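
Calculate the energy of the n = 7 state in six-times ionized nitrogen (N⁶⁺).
-13.606 eV

For hydrogen-like ions, the energy levels scale with Z²:
E_n = -13.6057 Z² / n² eV

For N⁶⁺ (Z = 7) at n = 7:
E_7 = -13.6057 × 7² / 7²
E_7 = -13.6057 × 49 / 49
E_7 = -666.6793 / 49
E_7 = -13.606 eV

The energy is 49 times more negative than hydrogen at the same n due to the stronger nuclear charge.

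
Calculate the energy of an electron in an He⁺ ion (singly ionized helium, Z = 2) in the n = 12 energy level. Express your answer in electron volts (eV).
-0.37794 eV

The energy levels of a hydrogen-like atom are given by:
E_n = -13.6057 Z² / n² eV  (with Z = 2 for He⁺)

For n = 12:
E_12 = -13.6057 × 2² / 12²
E_12 = -13.6057 × 4 / 144
E_12 = -0.37794 eV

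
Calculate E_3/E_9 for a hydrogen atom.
9.000

Using E_n = -13.6057 Z² / n² eV with Z = 1:

E_3 = -13.6057 / 3² = -13.6057 / 9 = -1.511744444 eV
E_9 = -13.6057 / 9² = -13.6057 / 81 = -0.167971605 eV

The ratio is:
E_3/E_9 = (-1.511744444) / (-0.167971605)
E_3/E_9 = (-13.6057/9) / (-13.6057/81)
E_3/E_9 = 81/9
E_3/E_9 = 9.000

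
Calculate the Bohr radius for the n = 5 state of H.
1.3229 nm (or 13.2294 Å)

The Bohr radius formula is:
r_n = n² a₀ / Z

where a₀ = 0.0529177 nm is the Bohr radius.

For H (Z = 1) at n = 5:
r_5 = 5² × 0.0529177 nm / 1
r_5 = 25 × 0.0529177 nm / 1
r_5 = 1.32294 nm / 1
r_5 = 1.3229 nm

The electron orbits at approximately 1.3229 nm from the nucleus.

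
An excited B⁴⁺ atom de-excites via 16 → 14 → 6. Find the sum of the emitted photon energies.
8.119721 eV

The energy levels of B⁴⁺ are E_n = -13.6057 × 5² / n² eV.

First transition (16 → 14):
ΔE₁ = |E_14 - E_16|
ΔE₁ = |-1.735420918367 - (-1.328681640625)| = 0.406739278 eV

Second transition (14 → 6):
ΔE₂ = |E_6 - E_14|
ΔE₂ = |-9.448402777778 - (-1.735420918367)| = 7.712981859 eV

Total energy released:
E_total = ΔE₁ + ΔE₂ = 0.406739278 + 7.712981859 = 8.119721 eV

Note: This equals the direct transition 16 → 6: 8.119721 eV ✓
Energy is conserved regardless of the path taken.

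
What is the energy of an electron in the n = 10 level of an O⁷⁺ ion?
-8.708 eV

For hydrogen-like ions, the energy levels scale with Z²:
E_n = -13.6057 Z² / n² eV

For O⁷⁺ (Z = 8) at n = 10:
E_10 = -13.6057 × 8² / 10²
E_10 = -13.6057 × 64 / 100
E_10 = -870.7648 / 100
E_10 = -8.708 eV

The energy is 64 times more negative than hydrogen at the same n due to the stronger nuclear charge.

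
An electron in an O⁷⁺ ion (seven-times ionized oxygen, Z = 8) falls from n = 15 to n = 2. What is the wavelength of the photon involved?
5.798491 nm

First, find the transition energy using E_n = -13.6057 Z² / n² eV:
E_15 = -13.6057 × 8² / 15² = -3.87006578 eV
E_2 = -13.6057 × 8² / 2² = -217.69120000 eV

Photon energy: |ΔE| = |E_2 - E_15| = 213.82113422 eV

Convert to wavelength using E = hc/λ with hc = 1239.84 eV·nm:
λ = hc/E = 1239.84 eV·nm / 213.82113422 eV
λ = 5.798491 nm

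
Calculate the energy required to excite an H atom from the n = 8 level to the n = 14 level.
0.143172 eV

The energy levels of a hydrogen-like atom are E_n = -13.6057 eV / n².

Energy at n = 8: E_8 = -13.6057 / 8² = -0.212589063 eV
Energy at n = 14: E_14 = -13.6057 / 14² = -0.069416837 eV

The excitation energy is the difference:
ΔE = E_14 - E_8
ΔE = -0.069416837 - (-0.212589063)
ΔE = 0.143172 eV

Since this is positive, energy must be absorbed (photon absorption).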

▶ **WORK INSTRUCTION**
All the data above should be restated in full, exactly.

▶ **SOLUTION**
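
Calculate the energy of the n = 7 state in six-times ionized nitrogen (N⁶⁺).
-13.606 eV

For hydrogen-like ions, the energy levels scale with Z²:
E_n = -13.6057 Z² / n² eV

For N⁶⁺ (Z = 7) at n = 7:
E_7 = -13.6057 × 7² / 7²
E_7 = -13.6057 × 49 / 49
E_7 = -666.6793 / 49
E_7 = -13.606 eV

The energy is 49 times more negative than hydrogen at the same n due to the stronger nuclear charge.

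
Calculate the energy of an electron in an He⁺ ion (singly ionized helium, Z = 2) in the n = 12 energy level. Express your answer in electron volts (eV).
-0.37794 eV

The energy levels of a hydrogen-like atom are given by:
E_n = -13.6057 Z² / n² eV  (with Z = 2 for He⁺)

For n = 12:
E_12 = -13.6057 × 2² / 12²
E_12 = -13.6057 × 4 / 144
E_12 = -0.37794 eV

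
Calculate E_3/E_9 for a hydrogen atom.
9.000

Using E_n = -13.6057 Z² / n² eV with Z = 1:

E_3 = -13.6057 / 3² = -13.6057 / 9 = -1.511744444 eV
E_9 = -13.6057 / 9² = -13.6057 / 81 = -0.167971605 eV

The ratio is:
E_3/E_9 = (-1.511744444) / (-0.167971605)
E_3/E_9 = (-13.6057/9) / (-13.6057/81)
E_3/E_9 = 81/9
E_3/E_9 = 9.000

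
Calculate the Bohr radius for the n = 5 state of H.
1.3229 nm (or 13.2294 Å)

The Bohr radius formula is:
r_n = n² a₀ / Z

where a₀ = 0.0529177 nm is the Bohr radius.

For H (Z = 1) at n = 5:
r_5 = 5² × 0.0529177 nm / 1
r_5 = 25 × 0.0529177 nm / 1
r_5 = 1.32294 nm / 1
r_5 = 1.3229 nm

The electron orbits at approximately 1.3229 nm from the nucleus.

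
An excited B⁴⁺ atom de-excites via 16 → 14 → 6. Find the sum of the emitted photon energies.
8.119721 eV

The energy levels of B⁴⁺ are E_n = -13.6057 × 5² / n² eV.

First transition (16 → 14):
ΔE₁ = |E_14 - E_16|
ΔE₁ = |-1.735420918367 - (-1.328681640625)| = 0.406739278 eV

Second transition (14 → 6):
ΔE₂ = |E_6 - E_14|
ΔE₂ = |-9.448402777778 - (-1.735420918367)| = 7.712981859 eV

Total energy released:
E_total = ΔE₁ + ΔE₂ = 0.406739278 + 7.712981859 = 8.119721 eV

Note: This equals the direct transition 16 → 6: 8.119721 eV ✓
Energy is conserved regardless of the path taken.

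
What is the energy of an electron in the n = 10 level of an O⁷⁺ ion?
-8.708 eV

For hydrogen-like ions, the energy levels scale with Z²:
E_n = -13.6057 Z² / n² eV

For O⁷⁺ (Z = 8) at n = 10:
E_10 = -13.6057 × 8² / 10²
E_10 = -13.6057 × 64 / 100
E_10 = -870.7648 / 100
E_10 = -8.708 eV

The energy is 64 times more negative than hydrogen at the same n due to the stronger nuclear charge.

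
An electron in an O⁷⁺ ion (seven-times ionized oxygen, Z = 8) falls from n = 15 to n = 2. What is the wavelength of the photon involved?
5.798491 nm

First, find the transition energy using E_n = -13.6057 Z² / n² eV:
E_15 = -13.6057 × 8² / 15² = -3.87006578 eV
E_2 = -13.6057 × 8² / 2² = -217.69120000 eV

Photon energy: |ΔE| = |E_2 - E_15| = 213.82113422 eV

Convert to wavelength using E = hc/λ with hc = 1239.84 eV·nm:
λ = hc/E = 1239.84 eV·nm / 213.82113422 eV
λ = 5.798491 nm

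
Calculate the energy required to excite an H atom from the n = 8 level to the n = 14 level.
0.143172 eV

The energy levels of a hydrogen-like atom are E_n = -13.6057 eV / n².

Energy at n = 8: E_8 = -13.6057 / 8² = -0.212589063 eV
Energy at n = 14: E_14 = -13.6057 / 14² = -0.069416837 eV

The excitation energy is the difference:
ΔE = E_14 - E_8
ΔE = -0.069416837 - (-0.212589063)
ΔE = 0.143172 eV

Since this is positive, energy must be absorbed (photon absorption).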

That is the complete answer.